Stored items
┌────────
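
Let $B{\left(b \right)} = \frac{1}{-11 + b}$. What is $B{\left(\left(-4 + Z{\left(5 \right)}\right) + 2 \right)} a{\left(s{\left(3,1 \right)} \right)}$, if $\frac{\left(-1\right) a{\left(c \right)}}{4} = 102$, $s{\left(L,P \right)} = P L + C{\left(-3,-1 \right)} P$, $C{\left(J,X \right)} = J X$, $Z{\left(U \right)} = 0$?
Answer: $\frac{408}{13} \approx 31.385$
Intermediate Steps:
$s{\left(L,P \right)} = 3 P + L P$ ($s{\left(L,P \right)} = P L + \left(-3\right) \left(-1\right) P = L P + 3 P = 3 P + L P$)
$a{\left(c \right)} = -408$ ($a{\left(c \right)} = \left(-4\right) 102 = -408$)
$B{\left(\left(-4 + Z{\left(5 \right)}\right) + 2 \right)} a{\left(s{\left(3,1 \right)} \right)} = \frac{1}{-11 + \left(\left(-4 + 0\right) + 2\right)} \left(-408\right) = \frac{1}{-11 + \left(-4 + 2\right)} \left(-408\right) = \frac{1}{-11 - 2} \left(-408\right) = \frac{1}{-13} \left(-408\right) = \left(- \frac{1}{13}\right) \left(-408\right) = \frac{408}{13}$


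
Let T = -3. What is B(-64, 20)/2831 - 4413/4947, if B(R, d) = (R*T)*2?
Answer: -3531185/4668319 ≈ -0.75641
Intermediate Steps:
B(R, d) = -6*R (B(R, d) = (R*(-3))*2 = -3*R*2 = -6*R)
B(-64, 20)/2831 - 4413/4947 = -6*(-64)/2831 - 4413/4947 = 384*(1/2831) - 4413*1/4947 = 384/2831 - 1471/1649 = -3531185/4668319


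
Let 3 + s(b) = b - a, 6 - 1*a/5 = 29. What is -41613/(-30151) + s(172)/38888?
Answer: 36972937/26648002 ≈ 1.3875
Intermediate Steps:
a = -115 (a = 30 - 5*29 = 30 - 145 = -115)
s(b) = 112 + b (s(b) = -3 + (b - 1*(-115)) = -3 + (b + 115) = -3 + (115 + b) = 112 + b)
-41613/(-30151) + s(172)/38888 = -41613/(-30151) + (112 + 172)/38888 = -41613*(-1/30151) + 284*(1/38888) = 3783/2741 + 71/9722 = 36972937/26648002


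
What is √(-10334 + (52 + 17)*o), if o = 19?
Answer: I*√9023 ≈ 94.99*I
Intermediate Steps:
√(-10334 + (52 + 17)*o) = √(-10334 + (52 + 17)*19) = √(-10334 + 69*19) = √(-10334 + 1311) = √(-9023) = I*√9023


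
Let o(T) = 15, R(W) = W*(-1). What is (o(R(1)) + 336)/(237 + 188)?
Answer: 351/425 ≈ 0.82588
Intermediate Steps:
R(W) = -W
(o(R(1)) + 336)/(237 + 188) = (15 + 336)/(237 + 188) = 351/425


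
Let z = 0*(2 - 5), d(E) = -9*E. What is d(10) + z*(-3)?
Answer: -90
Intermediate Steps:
z = 0 (z = 0*(-3) = 0)
d(10) + z*(-3) = -9*10 + 0*(-3) = -90 + 0 = -90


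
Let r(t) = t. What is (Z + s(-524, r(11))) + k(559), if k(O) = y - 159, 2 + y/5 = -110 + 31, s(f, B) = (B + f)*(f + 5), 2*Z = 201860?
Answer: 366613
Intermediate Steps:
Z = 100930 (Z = (½)*201860 = 100930)
s(f, B) = (5 + f)*(B + f) (s(f, B) = (B + f)*(5 + f) = (5 + f)*(B + f))
y = -405 (y = -10 + 5*(-110 + 31) = -10 + 5*(-79) = -10 - 395 = -405)
k(O) = -564 (k(O) = -405 - 159 = -564)
(Z + s(-524, r(11))) + k(559) = (100930 + ((-524)² + 5*11 + 5*(-524) + 11*(-524))) - 564 = (100930 + (274576 + 55 - 2620 - 5764)) - 564 = (100930 + 266247) - 564 = 367177 - 564 = 366613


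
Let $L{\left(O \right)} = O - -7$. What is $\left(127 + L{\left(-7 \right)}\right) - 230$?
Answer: $-103$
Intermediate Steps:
$L{\left(O \right)} = 7 + O$ ($L{\left(O \right)} = O + 7 = 7 + O$)
$\left(127 + L{\left(-7 \right)}\right) - 230 = \left(127 + \left(7 - 7\right)\right) - 230 = \left(127 + 0\right) - 230 = 127 - 230 = -103$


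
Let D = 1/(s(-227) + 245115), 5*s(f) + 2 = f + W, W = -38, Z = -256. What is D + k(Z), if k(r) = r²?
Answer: 80301785093/1225308 ≈ 65536.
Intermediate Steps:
s(f) = -8 + f/5 (s(f) = -⅖ + (f - 38)/5 = -⅖ + (-38 + f)/5 = -⅖ + (-38/5 + f/5) = -8 + f/5)
D = 5/1225308 (D = 1/((-8 + (⅕)*(-227)) + 245115) = 1/((-8 - 227/5) + 245115) = 1/(-267/5 + 245115) = 1/(1225308/5) = 5/1225308 ≈ 4.0806e-6)
D + k(Z) = 5/1225308 + (-256)² = 5/1225308 + 65536 = 80301785093/1225308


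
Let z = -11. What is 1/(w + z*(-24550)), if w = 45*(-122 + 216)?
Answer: 1/274280 ≈ 3.6459e-6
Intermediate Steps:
w = 4230 (w = 45*94 = 4230)
1/(w + z*(-24550)) = 1/(4230 - 11*(-24550)) = 1/(4230 + 270050) = 1/274280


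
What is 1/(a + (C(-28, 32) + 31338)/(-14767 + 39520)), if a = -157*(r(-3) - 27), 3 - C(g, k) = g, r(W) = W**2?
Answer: 24753/69983347 ≈ 0.00035370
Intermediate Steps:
C(g, k) = 3 - g
a = 2826 (a = -157*((-3)**2 - 27) = -157*(9 - 27) = -157*(-18) = 2826)
1/(a + (C(-28, 32) + 31338)/(-14767 + 39520)) = 1/(2826 + ((3 - 1*(-28)) + 31338)/(-14767 + 39520)) = 1/(2826 + ((3 + 28) + 31338)/24753) = 1/(2826 + (31 + 31338)*(1/24753)) = 1/(2826 + 31369*(1/24753)) = 1/(2826 + 31369/24753) = 1/(69983347/24753) = 24753/69983347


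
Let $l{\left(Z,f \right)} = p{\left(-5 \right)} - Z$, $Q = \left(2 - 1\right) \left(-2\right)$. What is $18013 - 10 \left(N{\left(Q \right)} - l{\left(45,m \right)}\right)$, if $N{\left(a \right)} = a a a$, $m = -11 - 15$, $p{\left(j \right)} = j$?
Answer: $17593$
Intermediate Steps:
$Q = -2$ ($Q = 1 \left(-2\right) = -2$)
$m = -26$
$N{\left(a \right)} = a^{3}$ ($N{\left(a \right)} = a^{2} a = a^{3}$)
$l{\left(Z,f \right)} = -5 - Z$
$18013 - 10 \left(N{\left(Q \right)} - l{\left(45,m \right)}\right) = 18013 - 10 \left(\left(-2\right)^{3} - \left(-5 - 45\right)\right) = 18013 - 10 \left(-8 - \left(-5 - 45\right)\right) = 18013 - 10 \left(-8 - -50\right) = 18013 - 10 \left(-8 + 50\right) = 18013 - 420 = 17593$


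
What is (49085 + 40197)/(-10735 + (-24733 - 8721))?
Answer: -89282/44189 ≈ -2.0205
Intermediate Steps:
(49085 + 40197)/(-10735 + (-24733 - 8721)) = 89282/(-10735 - 33454) = 89282/(-44189) = 89282*(-1/44189) = -89282/44189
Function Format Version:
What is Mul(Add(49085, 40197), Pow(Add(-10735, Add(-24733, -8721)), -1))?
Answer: Rational(-89282, 44189) ≈ -2.0205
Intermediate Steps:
Mul(Add(49085, 40197), Pow(Add(-10735, Add(-24733, -8721)), -1)) = Mul(89282, Pow(Add(-10735, -33454), -1)) = Mul(89282, Pow(-44189, -1)) = Mul(89282, Rational(-1, 44189)) = Rational(-89282, 44189)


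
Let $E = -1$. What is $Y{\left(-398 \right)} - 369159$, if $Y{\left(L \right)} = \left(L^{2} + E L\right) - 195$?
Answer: $-210552$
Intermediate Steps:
$Y{\left(L \right)} = -195 + L^{2} - L$ ($Y{\left(L \right)} = \left(L^{2} - L\right) - 195 = -195 + L^{2} - L$)
$Y{\left(-398 \right)} - 369159 = \left(-195 + \left(-398\right)^{2} - -398\right) - 369159 = \left(-195 + 158404 + 398\right) - 369159 = 158607 - 369159 = -210552$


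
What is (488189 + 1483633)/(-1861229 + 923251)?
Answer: -985911/468989 ≈ -2.1022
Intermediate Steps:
(488189 + 1483633)/(-1861229 + 923251) = 1971822/(-937978) = 1971822*(-1/937978) = -985911/468989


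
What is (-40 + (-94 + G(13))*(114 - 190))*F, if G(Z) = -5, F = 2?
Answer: 14968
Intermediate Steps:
(-40 + (-94 + G(13))*(114 - 190))*F = (-40 + (-94 - 5)*(114 - 190))*2 = (-40 - 99*(-76))*2 = (-40 + 7524)*2 = 7484*2 = 14968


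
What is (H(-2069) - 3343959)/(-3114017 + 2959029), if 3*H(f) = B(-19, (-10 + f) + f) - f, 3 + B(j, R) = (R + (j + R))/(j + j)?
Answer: 127041501/5889544 ≈ 21.571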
└────────
> _What you should do_
In the entries above, please find the line with "Answer: $-103$" and the line with "What is (49085", then write out exactly those two lines and every line between them, and nothing more.

> _Answer section_
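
Answer: $-103$
Intermediate Steps:
$L{\left(O \right)} = 7 + O$ ($L{\left(O \right)} = O + 7 = 7 + O$)
$\left(127 + L{\left(-7 \right)}\right) - 230 = \left(127 + \left(7 - 7\right)\right) - 230 = \left(127 + 0\right) - 230 = 127 - 230 = -103$


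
Let D = 1/(s(-227) + 245115), 5*s(f) + 2 = f + W, W = -38, Z = -256. What is D + k(Z), if k(r) = r²?
Answer: 80301785093/1225308 ≈ 65536.
Intermediate Steps:
s(f) = -8 + f/5 (s(f) = -⅖ + (f - 38)/5 = -⅖ + (-38 + f)/5 = -⅖ + (-38/5 + f/5) = -8 + f/5)
D = 5/1225308 (D = 1/((-8 + (⅕)*(-227)) + 245115) = 1/((-8 - 227/5) + 245115) = 1/(-267/5 + 245115) = 1/(1225308/5) = 5/1225308 ≈ 4.0806e-6)
D + k(Z) = 5/1225308 + (-256)² = 5/1225308 + 65536 = 80301785093/1225308


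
Let z = -11. What is 1/(w + z*(-24550)), if w = 45*(-122 + 216)?
Answer: 1/274280 ≈ 3.6459e-6
Intermediate Steps:
w = 4230 (w = 45*94 = 4230)
1/(w + z*(-24550)) = 1/(4230 - 11*(-24550)) = 1/(4230 + 270050) = 1/274280


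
What is 1/(a + (C(-28, 32) + 31338)/(-14767 + 39520)), if a = -157*(r(-3) - 27), 3 - C(g, k) = g, r(W) = W**2?
Answer: 24753/69983347 ≈ 0.00035370
Intermediate Steps:
C(g, k) = 3 - g
a = 2826 (a = -157*((-3)**2 - 27) = -157*(9 - 27) = -157*(-18) = 2826)
1/(a + (C(-28, 32) + 31338)/(-14767 + 39520)) = 1/(2826 + ((3 - 1*(-28)) + 31338)/(-14767 + 39520)) = 1/(2826 + ((3 + 28) + 31338)/24753) = 1/(2826 + (31 + 31338)*(1/24753)) = 1/(2826 + 31369*(1/24753)) = 1/(2826 + 31369/24753) = 1/(69983347/24753) = 24753/69983347


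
Let $l{\left(Z,f \right)} = p{\left(-5 \right)} - Z$, $Q = \left(2 - 1\right) \left(-2\right)$. What is $18013 - 10 \left(N{\left(Q \right)} - l{\left(45,m \right)}\right)$, if $N{\left(a \right)} = a a a$, $m = -11 - 15$, $p{\left(j \right)} = j$?
Answer: $17593$
Intermediate Steps:
$Q = -2$ ($Q = 1 \left(-2\right) = -2$)
$m = -26$
$N{\left(a \right)} = a^{3}$ ($N{\left(a \right)} = a^{2} a = a^{3}$)
$l{\left(Z,f \right)} = -5 - Z$
$18013 - 10 \left(N{\left(Q \right)} - l{\left(45,m \right)}\right) = 18013 - 10 \left(\left(-2\right)^{3} - \left(-5 - 45\right)\right) = 18013 - 10 \left(-8 - \left(-5 - 45\right)\right) = 18013 - 10 \left(-8 - -50\right) = 18013 - 10 \left(-8 + 50\right) = 18013 - 420 = 17593$


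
What is (49085 + 40197)/(-10735 + (-24733 - 8721))?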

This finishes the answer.